Work order >> Only the lines holding "written" are wanted. Copy every one from the records below.

====

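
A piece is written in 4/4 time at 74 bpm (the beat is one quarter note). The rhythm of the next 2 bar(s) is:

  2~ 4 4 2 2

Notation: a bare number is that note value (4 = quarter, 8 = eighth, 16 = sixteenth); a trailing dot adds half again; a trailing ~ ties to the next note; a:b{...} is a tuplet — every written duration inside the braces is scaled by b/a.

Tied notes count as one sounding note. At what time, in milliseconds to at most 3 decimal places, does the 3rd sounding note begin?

1. 0.0ms @ 0 + 2432.432ms (3)
2. 2432.432ms @ 3 + 810.811ms (1)
3. 3243.243ms @ 4 + 1621.622ms (2)
4. 4864.865ms @ 6 + 1621.622ms (2)

note 3 onset = 4b = 3243.243ms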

====

Answer space >>
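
A piece is written in 4/4 time at 74 bpm (the beat is one quarter note). The rhythm of the next 2 bar(s) is:
Notation: a bare number is that note value (4 = quarter, 8 = eighth, 16 = sixteenth); a trailing dot adds half again; a trailing ~ ties to the next note; a:b{...} is a tuplet — every written duration inside the braces is scaled by b/a.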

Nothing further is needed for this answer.